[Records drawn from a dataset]
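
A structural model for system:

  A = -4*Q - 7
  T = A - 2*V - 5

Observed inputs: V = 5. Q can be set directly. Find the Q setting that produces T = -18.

Substituting into the T equation gives T = -4*Q - 22.
Solve -4*Q - 22 = -18: Q = (-18 + 22) / -4 = -1.

Q = -1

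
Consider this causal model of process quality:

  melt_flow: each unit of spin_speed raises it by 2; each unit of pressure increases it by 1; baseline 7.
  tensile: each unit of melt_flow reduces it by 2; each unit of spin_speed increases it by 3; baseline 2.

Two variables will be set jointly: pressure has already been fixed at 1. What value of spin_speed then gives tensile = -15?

spin_speed = 1

With pressure held at 1:
Substituting into the melt_flow equation gives melt_flow = 2*spin_speed + 8.
Substituting into the tensile equation gives tensile = -spin_speed - 14.
Solve -spin_speed - 14 = -15: spin_speed = (-15 + 14) / -1 = 1.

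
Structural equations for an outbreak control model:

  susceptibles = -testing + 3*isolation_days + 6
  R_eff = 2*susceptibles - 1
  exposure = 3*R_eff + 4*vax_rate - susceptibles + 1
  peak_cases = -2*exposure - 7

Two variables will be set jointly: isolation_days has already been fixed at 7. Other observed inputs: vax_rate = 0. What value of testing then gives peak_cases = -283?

With isolation_days held at 7:
Substituting into the susceptibles equation gives susceptibles = -testing + 27.
Substituting into the R_eff equation gives R_eff = -2*testing + 53.
Substituting into the exposure equation gives exposure = -5*testing + 133.
Substituting into the peak_cases equation gives peak_cases = 10*testing - 273.
Solve 10*testing - 273 = -283: testing = (-283 + 273) / 10 = -1.

testing = -1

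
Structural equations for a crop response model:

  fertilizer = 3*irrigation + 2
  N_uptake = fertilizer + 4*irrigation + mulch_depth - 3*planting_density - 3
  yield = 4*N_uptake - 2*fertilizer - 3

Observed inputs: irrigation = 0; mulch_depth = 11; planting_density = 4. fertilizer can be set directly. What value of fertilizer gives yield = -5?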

What you need to do
What you return should match every line above exactly.

Solved problem
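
A structural model for system:

  A = -4*Q - 7
  T = A - 2*V - 5

Observed inputs: V = 5. Q can be set directly. Find the Q setting that produces T = -18.

Substituting into the T equation gives T = -4*Q - 22.
Solve -4*Q - 22 = -18: Q = (-18 + 22) / -4 = -1.

Q = -1

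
Consider this causal model of process quality:

  melt_flow: each unit of spin_speed raises it by 2; each unit of pressure increases it by 1; baseline 7.
  tensile: each unit of melt_flow reduces it by 2; each unit of spin_speed increases it by 3; baseline 2.

Two variables will be set jointly: pressure has already been fixed at 1. What value of spin_speed then gives tensile = -15?

spin_speed = 1

With pressure held at 1:
Substituting into the melt_flow equation gives melt_flow = 2*spin_speed + 8.
Substituting into the tensile equation gives tensile = -spin_speed - 14.
Solve -spin_speed - 14 = -15: spin_speed = (-15 + 14) / -1 = 1.

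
Structural equations for an outbreak control model:

  susceptibles = -testing + 3*isolation_days + 6
  R_eff = 2*susceptibles - 1
  exposure = 3*R_eff + 4*vax_rate - susceptibles + 1
  peak_cases = -2*exposure - 7

Two variables will be set jointly: isolation_days has already been fixed at 7. Other observed inputs: vax_rate = 0. What value of testing then gives peak_cases = -283?

With isolation_days held at 7:
Substituting into the susceptibles equation gives susceptibles = -testing + 27.
Substituting into the R_eff equation gives R_eff = -2*testing + 53.
Substituting into the exposure equation gives exposure = -5*testing + 133.
Substituting into the peak_cases equation gives peak_cases = 10*testing - 273.
Solve 10*testing - 273 = -283: testing = (-283 + 273) / 10 = -1.

testing = -1

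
Structural equations for a crop response model:

  fertilizer = 3*irrigation + 2
  N_uptake = fertilizer + 4*irrigation + mulch_depth - 3*planting_density - 3
  yield = 4*N_uptake - 2*fertilizer - 3

Observed inputs: irrigation = 0; mulch_depth = 11; planting_density = 4. fertilizer can be set directly. What value of fertilizer gives yield = -5?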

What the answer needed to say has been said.